**DATA FOR THIS EXERCISE:**
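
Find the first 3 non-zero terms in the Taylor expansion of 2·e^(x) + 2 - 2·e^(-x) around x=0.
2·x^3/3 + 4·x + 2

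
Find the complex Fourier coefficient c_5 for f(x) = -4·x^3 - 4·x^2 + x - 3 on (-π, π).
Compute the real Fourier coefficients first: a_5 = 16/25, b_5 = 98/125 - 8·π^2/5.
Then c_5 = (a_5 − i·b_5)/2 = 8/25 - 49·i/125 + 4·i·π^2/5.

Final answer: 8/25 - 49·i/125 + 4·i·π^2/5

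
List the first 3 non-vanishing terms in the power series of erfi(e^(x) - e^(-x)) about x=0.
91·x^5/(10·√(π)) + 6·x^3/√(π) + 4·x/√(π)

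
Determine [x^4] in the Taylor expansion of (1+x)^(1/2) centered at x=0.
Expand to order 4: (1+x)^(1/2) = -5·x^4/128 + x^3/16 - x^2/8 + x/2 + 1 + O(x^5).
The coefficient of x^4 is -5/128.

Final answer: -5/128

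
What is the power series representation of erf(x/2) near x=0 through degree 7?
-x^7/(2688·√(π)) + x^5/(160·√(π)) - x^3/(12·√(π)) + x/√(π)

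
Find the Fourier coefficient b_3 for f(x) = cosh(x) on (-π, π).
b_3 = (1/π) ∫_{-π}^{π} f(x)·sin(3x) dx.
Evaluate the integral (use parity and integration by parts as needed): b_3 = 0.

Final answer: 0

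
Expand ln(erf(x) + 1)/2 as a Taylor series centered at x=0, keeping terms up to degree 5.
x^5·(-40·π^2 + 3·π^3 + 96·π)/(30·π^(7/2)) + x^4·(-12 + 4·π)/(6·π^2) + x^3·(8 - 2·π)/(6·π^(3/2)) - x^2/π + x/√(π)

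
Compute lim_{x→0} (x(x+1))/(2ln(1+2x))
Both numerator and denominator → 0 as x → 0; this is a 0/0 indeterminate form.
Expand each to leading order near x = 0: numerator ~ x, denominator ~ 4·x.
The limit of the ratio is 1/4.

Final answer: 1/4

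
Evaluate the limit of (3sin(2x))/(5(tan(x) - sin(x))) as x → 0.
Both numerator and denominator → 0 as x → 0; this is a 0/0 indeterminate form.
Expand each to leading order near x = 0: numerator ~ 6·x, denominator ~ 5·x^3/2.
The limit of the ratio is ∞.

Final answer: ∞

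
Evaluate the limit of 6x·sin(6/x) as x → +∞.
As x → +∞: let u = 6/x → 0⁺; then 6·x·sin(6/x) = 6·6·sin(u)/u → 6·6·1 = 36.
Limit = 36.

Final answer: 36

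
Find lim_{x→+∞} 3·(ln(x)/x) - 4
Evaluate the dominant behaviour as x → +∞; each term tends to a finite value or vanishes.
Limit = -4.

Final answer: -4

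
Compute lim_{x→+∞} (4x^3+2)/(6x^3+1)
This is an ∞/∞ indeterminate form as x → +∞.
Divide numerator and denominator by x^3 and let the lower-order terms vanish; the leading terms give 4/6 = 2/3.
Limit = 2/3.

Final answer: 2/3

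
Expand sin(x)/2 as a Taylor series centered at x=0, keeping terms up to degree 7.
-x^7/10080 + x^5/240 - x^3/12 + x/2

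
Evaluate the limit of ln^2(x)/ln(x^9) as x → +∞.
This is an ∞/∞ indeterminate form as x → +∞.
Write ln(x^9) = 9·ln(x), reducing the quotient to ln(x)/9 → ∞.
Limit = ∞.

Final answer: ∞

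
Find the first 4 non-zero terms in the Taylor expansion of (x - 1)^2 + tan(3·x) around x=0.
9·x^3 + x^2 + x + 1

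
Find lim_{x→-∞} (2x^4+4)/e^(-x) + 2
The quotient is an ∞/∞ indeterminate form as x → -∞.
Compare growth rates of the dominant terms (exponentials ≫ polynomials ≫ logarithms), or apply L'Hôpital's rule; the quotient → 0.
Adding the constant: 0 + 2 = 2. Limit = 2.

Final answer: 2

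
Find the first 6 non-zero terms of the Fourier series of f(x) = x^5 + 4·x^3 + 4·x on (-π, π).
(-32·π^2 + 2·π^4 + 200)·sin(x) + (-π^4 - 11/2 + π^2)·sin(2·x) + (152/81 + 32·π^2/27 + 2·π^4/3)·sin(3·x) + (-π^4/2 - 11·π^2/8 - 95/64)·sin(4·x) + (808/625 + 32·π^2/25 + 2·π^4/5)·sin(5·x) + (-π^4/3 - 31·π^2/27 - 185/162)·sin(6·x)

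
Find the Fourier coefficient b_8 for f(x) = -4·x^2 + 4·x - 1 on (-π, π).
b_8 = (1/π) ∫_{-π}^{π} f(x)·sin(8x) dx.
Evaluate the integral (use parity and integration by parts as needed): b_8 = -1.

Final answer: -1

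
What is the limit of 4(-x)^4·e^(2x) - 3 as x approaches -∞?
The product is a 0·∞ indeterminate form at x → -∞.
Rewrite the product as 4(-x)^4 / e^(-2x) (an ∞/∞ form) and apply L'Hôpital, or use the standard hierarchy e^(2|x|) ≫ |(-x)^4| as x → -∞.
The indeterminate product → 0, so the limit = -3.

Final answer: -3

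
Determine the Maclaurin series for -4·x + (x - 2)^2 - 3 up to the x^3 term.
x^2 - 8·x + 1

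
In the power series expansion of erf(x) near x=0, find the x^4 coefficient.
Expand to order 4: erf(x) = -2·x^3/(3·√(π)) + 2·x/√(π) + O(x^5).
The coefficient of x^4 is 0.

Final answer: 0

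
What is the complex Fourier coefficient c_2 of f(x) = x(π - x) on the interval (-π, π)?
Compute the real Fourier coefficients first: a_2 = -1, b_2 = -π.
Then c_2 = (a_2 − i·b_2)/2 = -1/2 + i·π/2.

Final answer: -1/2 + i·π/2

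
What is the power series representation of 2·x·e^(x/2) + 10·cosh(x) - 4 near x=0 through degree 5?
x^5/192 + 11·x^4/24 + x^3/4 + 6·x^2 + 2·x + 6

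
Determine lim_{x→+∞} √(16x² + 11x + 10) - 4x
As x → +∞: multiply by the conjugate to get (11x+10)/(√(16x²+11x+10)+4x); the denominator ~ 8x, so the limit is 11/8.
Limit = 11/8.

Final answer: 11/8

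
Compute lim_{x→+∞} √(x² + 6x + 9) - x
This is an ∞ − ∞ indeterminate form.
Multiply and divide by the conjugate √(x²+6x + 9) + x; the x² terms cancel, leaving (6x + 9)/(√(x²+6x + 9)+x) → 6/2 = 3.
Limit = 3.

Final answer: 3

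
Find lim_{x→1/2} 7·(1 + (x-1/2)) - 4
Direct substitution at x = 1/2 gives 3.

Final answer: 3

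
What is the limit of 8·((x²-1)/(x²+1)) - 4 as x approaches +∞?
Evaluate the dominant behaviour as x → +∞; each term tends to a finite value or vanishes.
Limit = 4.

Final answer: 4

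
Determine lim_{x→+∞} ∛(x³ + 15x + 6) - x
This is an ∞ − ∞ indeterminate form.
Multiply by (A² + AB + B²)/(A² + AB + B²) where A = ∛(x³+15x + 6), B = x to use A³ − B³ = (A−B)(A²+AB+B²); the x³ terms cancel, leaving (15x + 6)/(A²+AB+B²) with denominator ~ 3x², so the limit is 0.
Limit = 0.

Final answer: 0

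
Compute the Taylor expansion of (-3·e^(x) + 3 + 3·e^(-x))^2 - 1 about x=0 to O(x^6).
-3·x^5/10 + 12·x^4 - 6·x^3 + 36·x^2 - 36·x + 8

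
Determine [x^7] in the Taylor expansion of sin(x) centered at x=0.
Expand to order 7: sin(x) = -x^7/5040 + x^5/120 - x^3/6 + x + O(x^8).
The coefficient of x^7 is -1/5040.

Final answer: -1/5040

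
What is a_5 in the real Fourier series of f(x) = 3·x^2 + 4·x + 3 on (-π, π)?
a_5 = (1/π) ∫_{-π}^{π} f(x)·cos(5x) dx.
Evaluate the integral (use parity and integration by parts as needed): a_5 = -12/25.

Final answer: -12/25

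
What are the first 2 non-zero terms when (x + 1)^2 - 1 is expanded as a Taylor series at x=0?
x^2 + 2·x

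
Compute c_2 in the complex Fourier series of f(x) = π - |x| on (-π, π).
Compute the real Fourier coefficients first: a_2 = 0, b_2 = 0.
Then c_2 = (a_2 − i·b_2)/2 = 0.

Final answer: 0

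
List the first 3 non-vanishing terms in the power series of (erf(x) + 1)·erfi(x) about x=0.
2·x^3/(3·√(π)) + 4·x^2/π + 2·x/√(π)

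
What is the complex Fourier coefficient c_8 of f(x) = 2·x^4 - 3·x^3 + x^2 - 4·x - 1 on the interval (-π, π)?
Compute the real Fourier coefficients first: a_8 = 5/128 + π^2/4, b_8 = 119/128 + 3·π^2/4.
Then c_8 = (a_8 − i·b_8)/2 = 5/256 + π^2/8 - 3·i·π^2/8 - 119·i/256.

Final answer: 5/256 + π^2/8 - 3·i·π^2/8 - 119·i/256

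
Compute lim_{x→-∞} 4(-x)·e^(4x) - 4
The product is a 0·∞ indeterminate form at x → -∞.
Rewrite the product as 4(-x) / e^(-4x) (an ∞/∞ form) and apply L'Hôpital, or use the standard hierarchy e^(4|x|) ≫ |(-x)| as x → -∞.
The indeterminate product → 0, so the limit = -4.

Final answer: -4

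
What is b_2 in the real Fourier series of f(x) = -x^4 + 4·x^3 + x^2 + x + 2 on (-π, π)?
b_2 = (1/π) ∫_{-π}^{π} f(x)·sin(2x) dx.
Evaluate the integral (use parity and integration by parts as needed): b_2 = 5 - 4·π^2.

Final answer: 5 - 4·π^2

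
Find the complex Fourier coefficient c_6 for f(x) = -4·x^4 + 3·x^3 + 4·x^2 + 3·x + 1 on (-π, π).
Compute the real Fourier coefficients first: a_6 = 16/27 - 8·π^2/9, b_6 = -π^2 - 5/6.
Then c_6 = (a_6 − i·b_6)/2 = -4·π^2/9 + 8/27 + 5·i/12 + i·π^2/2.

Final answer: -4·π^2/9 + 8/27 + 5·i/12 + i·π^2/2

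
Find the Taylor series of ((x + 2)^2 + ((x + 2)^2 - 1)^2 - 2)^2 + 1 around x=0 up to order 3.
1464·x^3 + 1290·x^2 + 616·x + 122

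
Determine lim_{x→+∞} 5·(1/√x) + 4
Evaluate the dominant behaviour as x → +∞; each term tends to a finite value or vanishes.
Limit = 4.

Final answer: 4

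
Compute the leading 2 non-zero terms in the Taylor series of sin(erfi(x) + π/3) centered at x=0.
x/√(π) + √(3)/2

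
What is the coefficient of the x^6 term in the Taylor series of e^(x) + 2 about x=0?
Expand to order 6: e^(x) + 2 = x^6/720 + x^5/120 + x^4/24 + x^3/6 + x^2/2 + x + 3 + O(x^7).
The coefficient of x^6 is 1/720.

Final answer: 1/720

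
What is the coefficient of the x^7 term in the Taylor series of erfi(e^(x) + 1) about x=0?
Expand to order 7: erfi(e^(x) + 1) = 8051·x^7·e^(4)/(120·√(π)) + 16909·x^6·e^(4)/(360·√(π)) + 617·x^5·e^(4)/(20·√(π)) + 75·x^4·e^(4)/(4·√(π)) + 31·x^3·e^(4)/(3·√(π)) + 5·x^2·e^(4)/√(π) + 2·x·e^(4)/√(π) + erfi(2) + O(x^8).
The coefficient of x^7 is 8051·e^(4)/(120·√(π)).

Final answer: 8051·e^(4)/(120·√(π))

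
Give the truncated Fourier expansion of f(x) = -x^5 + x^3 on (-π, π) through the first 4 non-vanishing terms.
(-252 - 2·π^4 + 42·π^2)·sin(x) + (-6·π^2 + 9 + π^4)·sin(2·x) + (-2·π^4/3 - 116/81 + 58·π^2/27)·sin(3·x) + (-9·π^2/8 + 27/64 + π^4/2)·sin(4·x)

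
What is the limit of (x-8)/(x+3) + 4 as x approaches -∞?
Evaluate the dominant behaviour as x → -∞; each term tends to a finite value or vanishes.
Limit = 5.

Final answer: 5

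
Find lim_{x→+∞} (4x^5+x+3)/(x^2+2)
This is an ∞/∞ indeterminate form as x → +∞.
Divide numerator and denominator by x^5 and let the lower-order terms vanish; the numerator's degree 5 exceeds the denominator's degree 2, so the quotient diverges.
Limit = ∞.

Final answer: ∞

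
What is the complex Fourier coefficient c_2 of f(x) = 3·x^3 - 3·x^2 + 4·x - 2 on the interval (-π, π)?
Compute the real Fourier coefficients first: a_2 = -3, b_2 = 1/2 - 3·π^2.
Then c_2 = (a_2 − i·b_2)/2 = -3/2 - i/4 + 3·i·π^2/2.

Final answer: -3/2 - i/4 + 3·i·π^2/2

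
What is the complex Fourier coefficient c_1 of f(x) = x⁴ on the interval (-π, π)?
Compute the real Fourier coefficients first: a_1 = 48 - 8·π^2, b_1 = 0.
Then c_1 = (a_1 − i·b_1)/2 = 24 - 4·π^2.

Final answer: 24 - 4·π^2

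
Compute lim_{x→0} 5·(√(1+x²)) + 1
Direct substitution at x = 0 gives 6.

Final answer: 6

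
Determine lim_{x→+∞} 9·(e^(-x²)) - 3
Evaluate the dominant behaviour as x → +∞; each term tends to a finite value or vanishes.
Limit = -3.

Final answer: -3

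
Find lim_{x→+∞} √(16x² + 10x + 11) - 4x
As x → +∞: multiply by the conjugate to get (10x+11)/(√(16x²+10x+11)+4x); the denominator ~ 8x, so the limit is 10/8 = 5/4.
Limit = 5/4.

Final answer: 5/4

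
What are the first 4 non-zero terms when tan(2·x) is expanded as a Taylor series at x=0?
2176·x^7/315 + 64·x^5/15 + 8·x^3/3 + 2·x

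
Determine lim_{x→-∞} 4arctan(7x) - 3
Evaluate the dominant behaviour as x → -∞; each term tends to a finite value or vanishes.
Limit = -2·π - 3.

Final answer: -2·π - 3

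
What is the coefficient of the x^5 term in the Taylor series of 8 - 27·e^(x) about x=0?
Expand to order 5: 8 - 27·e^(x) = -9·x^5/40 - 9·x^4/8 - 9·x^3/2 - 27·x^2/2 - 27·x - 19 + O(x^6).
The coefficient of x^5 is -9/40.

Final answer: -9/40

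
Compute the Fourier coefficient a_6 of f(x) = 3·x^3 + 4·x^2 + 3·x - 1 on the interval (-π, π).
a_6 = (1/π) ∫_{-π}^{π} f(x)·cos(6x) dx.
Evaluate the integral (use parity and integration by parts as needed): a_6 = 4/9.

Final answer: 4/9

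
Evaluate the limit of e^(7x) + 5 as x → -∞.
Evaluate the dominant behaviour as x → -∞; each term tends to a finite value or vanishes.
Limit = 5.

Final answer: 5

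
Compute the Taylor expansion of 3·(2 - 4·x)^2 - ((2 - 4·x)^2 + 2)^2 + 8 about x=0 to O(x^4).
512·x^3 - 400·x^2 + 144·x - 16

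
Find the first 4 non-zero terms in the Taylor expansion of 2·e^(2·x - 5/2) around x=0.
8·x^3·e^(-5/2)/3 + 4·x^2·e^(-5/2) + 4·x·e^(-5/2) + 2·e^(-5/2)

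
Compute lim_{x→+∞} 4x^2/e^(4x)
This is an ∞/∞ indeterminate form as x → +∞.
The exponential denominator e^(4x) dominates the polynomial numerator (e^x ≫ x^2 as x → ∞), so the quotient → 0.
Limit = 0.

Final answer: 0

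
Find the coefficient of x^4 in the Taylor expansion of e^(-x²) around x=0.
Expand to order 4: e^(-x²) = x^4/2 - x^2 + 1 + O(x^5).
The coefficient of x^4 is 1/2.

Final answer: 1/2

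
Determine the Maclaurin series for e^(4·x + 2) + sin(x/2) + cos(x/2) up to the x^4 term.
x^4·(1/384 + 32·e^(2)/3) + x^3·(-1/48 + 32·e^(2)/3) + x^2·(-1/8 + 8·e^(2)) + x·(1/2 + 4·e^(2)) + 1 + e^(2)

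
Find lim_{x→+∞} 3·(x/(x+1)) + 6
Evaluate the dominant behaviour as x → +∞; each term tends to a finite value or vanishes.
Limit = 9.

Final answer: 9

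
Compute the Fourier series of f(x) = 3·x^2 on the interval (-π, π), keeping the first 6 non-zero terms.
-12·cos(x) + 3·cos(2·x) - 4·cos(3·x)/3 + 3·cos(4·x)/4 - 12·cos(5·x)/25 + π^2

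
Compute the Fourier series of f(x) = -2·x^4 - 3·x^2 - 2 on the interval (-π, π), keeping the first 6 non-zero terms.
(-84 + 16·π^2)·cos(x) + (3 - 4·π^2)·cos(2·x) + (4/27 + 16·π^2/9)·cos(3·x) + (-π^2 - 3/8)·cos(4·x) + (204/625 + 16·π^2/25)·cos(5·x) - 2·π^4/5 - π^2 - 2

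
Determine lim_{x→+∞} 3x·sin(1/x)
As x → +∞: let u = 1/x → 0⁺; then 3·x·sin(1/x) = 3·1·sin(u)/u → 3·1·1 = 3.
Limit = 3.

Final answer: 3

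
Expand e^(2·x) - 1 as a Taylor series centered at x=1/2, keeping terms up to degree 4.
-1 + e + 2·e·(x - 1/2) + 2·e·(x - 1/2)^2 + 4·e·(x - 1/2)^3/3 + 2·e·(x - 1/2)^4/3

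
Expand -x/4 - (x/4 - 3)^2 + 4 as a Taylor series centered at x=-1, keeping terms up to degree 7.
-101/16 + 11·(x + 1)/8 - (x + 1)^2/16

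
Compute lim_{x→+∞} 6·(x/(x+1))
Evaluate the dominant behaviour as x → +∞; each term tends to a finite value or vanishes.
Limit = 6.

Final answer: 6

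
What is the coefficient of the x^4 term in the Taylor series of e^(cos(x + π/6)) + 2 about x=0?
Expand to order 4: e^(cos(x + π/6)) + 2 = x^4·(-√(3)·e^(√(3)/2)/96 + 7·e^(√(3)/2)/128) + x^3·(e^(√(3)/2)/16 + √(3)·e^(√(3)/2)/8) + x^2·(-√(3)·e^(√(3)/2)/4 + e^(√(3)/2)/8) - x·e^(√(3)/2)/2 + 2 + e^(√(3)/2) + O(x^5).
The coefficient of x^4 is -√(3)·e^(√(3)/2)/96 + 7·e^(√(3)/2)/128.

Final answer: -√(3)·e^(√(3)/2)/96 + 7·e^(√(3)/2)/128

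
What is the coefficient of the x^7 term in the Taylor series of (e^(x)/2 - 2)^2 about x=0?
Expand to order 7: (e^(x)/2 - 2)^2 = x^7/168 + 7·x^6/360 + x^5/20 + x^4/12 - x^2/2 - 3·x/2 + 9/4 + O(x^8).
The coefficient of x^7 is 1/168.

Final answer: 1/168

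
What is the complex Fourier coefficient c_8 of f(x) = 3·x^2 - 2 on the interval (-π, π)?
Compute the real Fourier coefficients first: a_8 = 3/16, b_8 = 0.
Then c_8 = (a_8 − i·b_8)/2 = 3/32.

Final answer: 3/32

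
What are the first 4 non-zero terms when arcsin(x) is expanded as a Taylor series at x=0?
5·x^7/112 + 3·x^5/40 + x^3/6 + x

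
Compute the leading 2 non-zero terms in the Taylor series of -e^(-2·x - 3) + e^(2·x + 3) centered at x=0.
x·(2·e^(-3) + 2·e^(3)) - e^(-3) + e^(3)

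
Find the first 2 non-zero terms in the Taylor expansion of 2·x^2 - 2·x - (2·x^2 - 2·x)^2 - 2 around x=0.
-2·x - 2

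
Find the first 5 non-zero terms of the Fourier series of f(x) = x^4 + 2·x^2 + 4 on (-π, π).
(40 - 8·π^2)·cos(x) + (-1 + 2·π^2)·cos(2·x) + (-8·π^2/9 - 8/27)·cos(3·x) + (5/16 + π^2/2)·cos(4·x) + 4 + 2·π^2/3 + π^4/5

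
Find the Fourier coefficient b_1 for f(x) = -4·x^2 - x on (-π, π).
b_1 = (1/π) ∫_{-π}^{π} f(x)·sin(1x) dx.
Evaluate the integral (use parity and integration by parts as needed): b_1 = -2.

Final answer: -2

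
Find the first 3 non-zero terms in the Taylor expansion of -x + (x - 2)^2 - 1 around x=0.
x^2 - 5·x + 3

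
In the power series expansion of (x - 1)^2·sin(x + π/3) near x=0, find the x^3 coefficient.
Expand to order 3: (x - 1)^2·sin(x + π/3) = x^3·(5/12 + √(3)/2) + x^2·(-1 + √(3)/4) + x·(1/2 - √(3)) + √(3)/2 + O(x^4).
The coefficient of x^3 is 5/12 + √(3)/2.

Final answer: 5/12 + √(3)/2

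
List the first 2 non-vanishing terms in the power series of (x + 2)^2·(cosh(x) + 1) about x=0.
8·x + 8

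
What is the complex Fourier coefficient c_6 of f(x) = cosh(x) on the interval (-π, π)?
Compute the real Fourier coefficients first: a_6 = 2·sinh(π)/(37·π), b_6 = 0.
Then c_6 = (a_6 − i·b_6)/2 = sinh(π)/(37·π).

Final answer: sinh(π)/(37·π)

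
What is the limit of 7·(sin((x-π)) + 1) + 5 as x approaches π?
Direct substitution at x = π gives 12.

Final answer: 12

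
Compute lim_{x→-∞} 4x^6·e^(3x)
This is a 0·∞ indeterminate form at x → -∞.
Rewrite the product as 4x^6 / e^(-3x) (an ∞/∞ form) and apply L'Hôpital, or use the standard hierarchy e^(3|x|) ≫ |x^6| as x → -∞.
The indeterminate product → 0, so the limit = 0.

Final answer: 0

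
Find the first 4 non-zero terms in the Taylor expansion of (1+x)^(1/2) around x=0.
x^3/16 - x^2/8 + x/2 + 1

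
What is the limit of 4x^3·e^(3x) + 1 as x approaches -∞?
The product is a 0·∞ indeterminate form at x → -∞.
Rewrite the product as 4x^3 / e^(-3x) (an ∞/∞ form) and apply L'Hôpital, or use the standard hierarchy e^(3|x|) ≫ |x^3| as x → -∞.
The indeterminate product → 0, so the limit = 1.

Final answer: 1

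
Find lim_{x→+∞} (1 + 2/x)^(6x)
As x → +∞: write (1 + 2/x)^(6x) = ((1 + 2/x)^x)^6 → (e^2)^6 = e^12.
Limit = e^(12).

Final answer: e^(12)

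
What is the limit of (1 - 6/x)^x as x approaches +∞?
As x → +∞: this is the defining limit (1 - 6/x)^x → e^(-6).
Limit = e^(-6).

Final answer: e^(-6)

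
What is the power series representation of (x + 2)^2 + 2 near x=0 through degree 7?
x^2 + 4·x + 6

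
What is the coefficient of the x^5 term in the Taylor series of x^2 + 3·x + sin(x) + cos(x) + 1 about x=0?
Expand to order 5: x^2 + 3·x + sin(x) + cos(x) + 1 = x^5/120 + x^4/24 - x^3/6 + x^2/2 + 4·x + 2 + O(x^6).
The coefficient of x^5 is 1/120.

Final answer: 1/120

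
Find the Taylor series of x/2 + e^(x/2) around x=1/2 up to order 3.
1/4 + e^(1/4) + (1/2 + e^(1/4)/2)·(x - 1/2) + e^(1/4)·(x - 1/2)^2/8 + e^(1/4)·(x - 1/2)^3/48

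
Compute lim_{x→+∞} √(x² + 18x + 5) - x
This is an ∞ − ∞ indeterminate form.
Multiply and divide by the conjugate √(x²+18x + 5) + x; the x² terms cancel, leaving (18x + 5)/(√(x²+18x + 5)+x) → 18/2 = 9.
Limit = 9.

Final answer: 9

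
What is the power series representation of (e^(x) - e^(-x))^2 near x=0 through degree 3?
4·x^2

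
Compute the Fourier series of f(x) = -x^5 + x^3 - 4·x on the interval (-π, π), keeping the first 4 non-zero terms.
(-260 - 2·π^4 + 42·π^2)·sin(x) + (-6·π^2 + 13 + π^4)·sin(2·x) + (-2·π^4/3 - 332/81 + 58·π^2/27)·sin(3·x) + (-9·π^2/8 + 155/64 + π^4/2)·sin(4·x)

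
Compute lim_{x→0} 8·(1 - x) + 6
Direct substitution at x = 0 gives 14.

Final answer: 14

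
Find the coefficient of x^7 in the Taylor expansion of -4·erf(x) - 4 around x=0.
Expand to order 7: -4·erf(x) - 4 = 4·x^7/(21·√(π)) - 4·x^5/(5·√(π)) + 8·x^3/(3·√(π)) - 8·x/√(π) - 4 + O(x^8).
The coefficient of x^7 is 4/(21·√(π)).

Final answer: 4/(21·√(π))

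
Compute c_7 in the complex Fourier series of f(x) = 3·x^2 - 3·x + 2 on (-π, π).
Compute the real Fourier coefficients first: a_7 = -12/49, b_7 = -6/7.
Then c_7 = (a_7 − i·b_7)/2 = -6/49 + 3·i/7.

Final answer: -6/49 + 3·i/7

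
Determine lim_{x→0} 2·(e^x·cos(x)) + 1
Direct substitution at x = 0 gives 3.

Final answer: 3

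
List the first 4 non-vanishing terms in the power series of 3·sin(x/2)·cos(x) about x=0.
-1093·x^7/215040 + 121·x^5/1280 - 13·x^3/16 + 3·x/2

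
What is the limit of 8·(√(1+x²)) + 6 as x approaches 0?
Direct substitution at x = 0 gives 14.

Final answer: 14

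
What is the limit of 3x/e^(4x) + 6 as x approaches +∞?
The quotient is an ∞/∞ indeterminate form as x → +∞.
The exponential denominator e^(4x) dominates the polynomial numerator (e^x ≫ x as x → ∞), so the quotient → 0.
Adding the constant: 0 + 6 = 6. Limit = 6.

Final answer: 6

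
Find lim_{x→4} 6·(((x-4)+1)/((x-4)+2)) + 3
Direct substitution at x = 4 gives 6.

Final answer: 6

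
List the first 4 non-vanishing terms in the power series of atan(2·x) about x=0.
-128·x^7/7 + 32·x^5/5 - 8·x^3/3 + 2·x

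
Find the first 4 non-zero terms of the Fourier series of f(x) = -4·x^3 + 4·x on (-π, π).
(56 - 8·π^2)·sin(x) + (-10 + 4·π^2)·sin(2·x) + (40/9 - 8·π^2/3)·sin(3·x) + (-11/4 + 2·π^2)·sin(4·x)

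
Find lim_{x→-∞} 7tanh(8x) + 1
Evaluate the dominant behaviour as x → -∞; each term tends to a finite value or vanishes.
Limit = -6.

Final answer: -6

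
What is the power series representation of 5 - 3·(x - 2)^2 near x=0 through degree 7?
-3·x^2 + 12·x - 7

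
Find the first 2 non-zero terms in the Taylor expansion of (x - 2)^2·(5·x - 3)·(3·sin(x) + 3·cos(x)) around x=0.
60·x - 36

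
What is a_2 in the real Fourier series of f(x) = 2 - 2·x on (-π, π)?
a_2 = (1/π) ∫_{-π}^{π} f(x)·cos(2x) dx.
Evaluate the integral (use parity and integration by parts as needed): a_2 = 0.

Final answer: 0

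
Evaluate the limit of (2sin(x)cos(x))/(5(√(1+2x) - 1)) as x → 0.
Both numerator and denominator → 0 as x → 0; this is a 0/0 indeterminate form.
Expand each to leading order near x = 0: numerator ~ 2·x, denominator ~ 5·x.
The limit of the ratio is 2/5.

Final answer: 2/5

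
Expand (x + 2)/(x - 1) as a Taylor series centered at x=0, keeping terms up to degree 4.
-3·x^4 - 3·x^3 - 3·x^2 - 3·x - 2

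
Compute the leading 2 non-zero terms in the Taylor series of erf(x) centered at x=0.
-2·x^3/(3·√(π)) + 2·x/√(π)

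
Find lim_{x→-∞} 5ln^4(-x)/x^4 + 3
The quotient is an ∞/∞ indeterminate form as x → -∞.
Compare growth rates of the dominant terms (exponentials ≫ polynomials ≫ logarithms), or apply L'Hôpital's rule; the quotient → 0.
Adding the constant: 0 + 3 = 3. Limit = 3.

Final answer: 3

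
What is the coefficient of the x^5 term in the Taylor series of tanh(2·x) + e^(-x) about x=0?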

**WHAT THE EXERCISE ASKS:**
Nothing but the lines from the one with "What is a_2" through the last line of the data should appear; print them exactly.

**ANSWER BOX:**
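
What is a_2 in the real Fourier series of f(x) = 2 - 2·x on (-π, π)?
a_2 = (1/π) ∫_{-π}^{π} f(x)·cos(2x) dx.
Evaluate the integral (use parity and integration by parts as needed): a_2 = 0.

Final answer: 0

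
Evaluate the limit of (2sin(x)cos(x))/(5(√(1+2x) - 1)) as x → 0.
Both numerator and denominator → 0 as x → 0; this is a 0/0 indeterminate form.
Expand each to leading order near x = 0: numerator ~ 2·x, denominator ~ 5·x.
The limit of the ratio is 2/5.

Final answer: 2/5

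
Expand (x + 2)/(x - 1) as a Taylor series centered at x=0, keeping terms up to degree 4.
-3·x^4 - 3·x^3 - 3·x^2 - 3·x - 2

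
Compute the leading 2 non-zero terms in the Taylor series of erf(x) centered at x=0.
-2·x^3/(3·√(π)) + 2·x/√(π)

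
Find lim_{x→-∞} 5ln^4(-x)/x^4 + 3
The quotient is an ∞/∞ indeterminate form as x → -∞.
Compare growth rates of the dominant terms (exponentials ≫ polynomials ≫ logarithms), or apply L'Hôpital's rule; the quotient → 0.
Adding the constant: 0 + 3 = 3. Limit = 3.

Final answer: 3

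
What is the coefficient of the x^5 term in the Taylor series of tanh(2·x) + e^(-x) about x=0?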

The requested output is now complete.